[Saved data entries]

== Segment start ==

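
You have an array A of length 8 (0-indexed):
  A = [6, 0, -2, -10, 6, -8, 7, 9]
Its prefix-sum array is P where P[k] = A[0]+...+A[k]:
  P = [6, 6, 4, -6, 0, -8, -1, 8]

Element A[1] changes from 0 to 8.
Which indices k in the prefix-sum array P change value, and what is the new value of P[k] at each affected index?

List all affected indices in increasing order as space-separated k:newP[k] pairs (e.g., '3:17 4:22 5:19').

Answer: 1:14 2:12 3:2 4:8 5:0 6:7 7:16

Derivation:
P[k] = A[0] + ... + A[k]
P[k] includes A[1] iff k >= 1
Affected indices: 1, 2, ..., 7; delta = 8
  P[1]: 6 + 8 = 14
  P[2]: 4 + 8 = 12
  P[3]: -6 + 8 = 2
  P[4]: 0 + 8 = 8
  P[5]: -8 + 8 = 0
  P[6]: -1 + 8 = 7
  P[7]: 8 + 8 = 16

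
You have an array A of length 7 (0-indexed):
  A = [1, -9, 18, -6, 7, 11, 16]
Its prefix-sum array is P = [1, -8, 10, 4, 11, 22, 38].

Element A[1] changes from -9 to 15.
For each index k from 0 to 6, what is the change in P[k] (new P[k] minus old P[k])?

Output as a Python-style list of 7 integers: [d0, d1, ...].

Answer: [0, 24, 24, 24, 24, 24, 24]

Derivation:
Element change: A[1] -9 -> 15, delta = 24
For k < 1: P[k] unchanged, delta_P[k] = 0
For k >= 1: P[k] shifts by exactly 24
Delta array: [0, 24, 24, 24, 24, 24, 24]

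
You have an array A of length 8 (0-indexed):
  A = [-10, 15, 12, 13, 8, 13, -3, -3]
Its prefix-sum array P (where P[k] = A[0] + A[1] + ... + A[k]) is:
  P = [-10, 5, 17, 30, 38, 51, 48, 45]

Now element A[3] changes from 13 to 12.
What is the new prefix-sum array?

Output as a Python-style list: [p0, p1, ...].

Change: A[3] 13 -> 12, delta = -1
P[k] for k < 3: unchanged (A[3] not included)
P[k] for k >= 3: shift by delta = -1
  P[0] = -10 + 0 = -10
  P[1] = 5 + 0 = 5
  P[2] = 17 + 0 = 17
  P[3] = 30 + -1 = 29
  P[4] = 38 + -1 = 37
  P[5] = 51 + -1 = 50
  P[6] = 48 + -1 = 47
  P[7] = 45 + -1 = 44

Answer: [-10, 5, 17, 29, 37, 50, 47, 44]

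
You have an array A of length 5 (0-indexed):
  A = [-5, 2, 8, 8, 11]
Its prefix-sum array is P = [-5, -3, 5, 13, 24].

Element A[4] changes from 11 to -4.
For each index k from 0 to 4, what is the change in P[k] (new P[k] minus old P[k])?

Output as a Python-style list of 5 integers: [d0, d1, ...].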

== Segment end ==

• [What this task involves]: What is wanted is the line containing "Its prefix-sum array is P = [-5, -3, 5, 13, 24]." and every line after it through the last line of the entries, printed exactly.

• [Output for this exercise]:
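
Its prefix-sum array is P = [-5, -3, 5, 13, 24].

Element A[4] changes from 11 to -4.
For each index k from 0 to 4, what is the change in P[k] (new P[k] minus old P[k])?

Output as a Python-style list of 5 integers: [d0, d1, ...].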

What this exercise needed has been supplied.